* [TASK TO CARRY OUT] Starting from the line containing "An air-gap capacitor", write out the rest of the entries exactly, through the final line, including nothing else.

* [AVAILABLE RECORDS]
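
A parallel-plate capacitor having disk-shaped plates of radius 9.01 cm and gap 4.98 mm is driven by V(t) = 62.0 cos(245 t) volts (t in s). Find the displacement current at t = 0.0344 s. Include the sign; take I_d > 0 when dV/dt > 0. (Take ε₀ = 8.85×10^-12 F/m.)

-5.78×10^-7 A

dE/dt = (V₀ω/d)·−sin(ωt) with ωt = 8.428 rad: (62.0)(245)(-0.8397)/(4.98×10^-3) = -2.561×10^6 V/(m·s).
I_d = ε₀ A dE/dt = (8.85×10^-12)(0.02550)(-2.561×10^6) = -5.78×10^-7 A.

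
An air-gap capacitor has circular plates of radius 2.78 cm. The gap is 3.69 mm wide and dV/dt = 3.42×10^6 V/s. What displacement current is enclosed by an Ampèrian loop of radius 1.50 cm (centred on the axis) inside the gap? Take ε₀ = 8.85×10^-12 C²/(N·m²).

5.80×10^-6 A

dE/dt = (dV/dt)/d = 9.268×10^8 V/(m·s); I_d = ε₀(πR²)(dE/dt) = (8.85×10^-12)(2.428×10^-3)(9.268×10^8) = 1.991×10^-5 A.
Through an area πr² the displacement current is I_d·(πr²/πR²) = I_d (r/R)² = 5.80×10^-6 A.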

* [COMPLETED TASK]
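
An air-gap capacitor has circular plates of radius 2.78 cm. The gap is 3.69 mm wide and dV/dt = 3.42×10^6 V/s. What displacement current is enclosed by an Ampèrian loop of radius 1.50 cm (centred on the axis) inside the gap? Take ε₀ = 8.85×10^-12 C²/(N·m²).

5.80×10^-6 A

dE/dt = (dV/dt)/d = 9.268×10^8 V/(m·s); I_d = ε₀(πR²)(dE/dt) = (8.85×10^-12)(2.428×10^-3)(9.268×10^8) = 1.991×10^-5 A.
Through an area πr² the displacement current is I_d·(πr²/πR²) = I_d (r/R)² = 5.80×10^-6 A.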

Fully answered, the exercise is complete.